(Data provided Opens)

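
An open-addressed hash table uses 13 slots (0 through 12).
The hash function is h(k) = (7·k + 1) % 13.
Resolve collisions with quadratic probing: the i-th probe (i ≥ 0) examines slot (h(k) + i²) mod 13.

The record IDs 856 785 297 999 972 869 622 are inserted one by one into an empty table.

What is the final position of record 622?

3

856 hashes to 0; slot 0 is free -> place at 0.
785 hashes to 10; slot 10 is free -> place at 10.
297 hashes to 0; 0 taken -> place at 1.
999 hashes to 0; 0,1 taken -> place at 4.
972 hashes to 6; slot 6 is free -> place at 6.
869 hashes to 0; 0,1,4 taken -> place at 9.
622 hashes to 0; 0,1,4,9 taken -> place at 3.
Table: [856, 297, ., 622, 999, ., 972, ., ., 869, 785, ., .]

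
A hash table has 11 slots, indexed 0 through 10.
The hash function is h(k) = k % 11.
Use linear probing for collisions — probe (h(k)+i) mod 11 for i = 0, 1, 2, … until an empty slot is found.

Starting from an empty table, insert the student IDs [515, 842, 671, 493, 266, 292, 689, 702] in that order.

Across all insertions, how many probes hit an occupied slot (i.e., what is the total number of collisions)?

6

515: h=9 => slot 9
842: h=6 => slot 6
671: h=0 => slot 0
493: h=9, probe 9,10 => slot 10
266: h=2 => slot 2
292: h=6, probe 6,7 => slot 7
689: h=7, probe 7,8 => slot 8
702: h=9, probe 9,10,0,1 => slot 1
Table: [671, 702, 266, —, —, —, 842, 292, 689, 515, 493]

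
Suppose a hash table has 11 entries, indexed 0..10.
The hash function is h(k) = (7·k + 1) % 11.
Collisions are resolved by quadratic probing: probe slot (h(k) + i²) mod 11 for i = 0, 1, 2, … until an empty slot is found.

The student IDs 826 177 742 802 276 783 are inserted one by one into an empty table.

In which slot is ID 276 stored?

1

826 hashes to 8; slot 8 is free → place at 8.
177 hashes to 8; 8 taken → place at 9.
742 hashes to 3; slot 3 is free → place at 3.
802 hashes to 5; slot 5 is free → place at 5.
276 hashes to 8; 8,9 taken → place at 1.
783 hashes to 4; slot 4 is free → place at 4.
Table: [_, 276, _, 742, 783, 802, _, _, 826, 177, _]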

(Data provided Closes)
(Data provided Opens)

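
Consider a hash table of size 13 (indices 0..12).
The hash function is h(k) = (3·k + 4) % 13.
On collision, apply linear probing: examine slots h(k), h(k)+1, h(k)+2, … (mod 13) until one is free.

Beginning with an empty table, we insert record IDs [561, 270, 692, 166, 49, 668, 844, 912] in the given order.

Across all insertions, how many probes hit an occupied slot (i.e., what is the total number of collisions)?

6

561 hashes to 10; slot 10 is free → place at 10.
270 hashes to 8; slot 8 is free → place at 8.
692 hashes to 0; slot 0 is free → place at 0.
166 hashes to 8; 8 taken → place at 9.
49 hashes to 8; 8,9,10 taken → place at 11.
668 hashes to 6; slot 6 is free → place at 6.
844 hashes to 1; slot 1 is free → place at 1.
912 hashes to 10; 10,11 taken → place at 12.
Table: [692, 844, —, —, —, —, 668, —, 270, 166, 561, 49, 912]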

(Data provided Closes)
(Data provided Opens)

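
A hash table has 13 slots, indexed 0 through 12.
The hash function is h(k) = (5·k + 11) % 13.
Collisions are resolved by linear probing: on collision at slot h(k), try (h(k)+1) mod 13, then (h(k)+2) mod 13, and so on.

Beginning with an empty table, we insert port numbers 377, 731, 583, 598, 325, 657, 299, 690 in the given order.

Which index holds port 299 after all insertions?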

(Data provided Closes)

The lines to extract from the data above begin with the line containing "Starting from an" and end with the line containing "The hash function is h(k) = (7·k + 1) % 11.". Extract them exactly, including both.

§ Result of the task
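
Starting from an empty table, insert the student IDs [515, 842, 671, 493, 266, 292, 689, 702] in that order.

Across all insertions, how many probes hit an occupied slot (i.e., what is the total number of collisions)?

6

515: h=9 => slot 9
842: h=6 => slot 6
671: h=0 => slot 0
493: h=9, probe 9,10 => slot 10
266: h=2 => slot 2
292: h=6, probe 6,7 => slot 7
689: h=7, probe 7,8 => slot 8
702: h=9, probe 9,10,0,1 => slot 1
Table: [671, 702, 266, —, —, —, 842, 292, 689, 515, 493]

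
Suppose a hash table has 11 entries, indexed 0..10.
The hash function is h(k) = (7·k + 1) % 11.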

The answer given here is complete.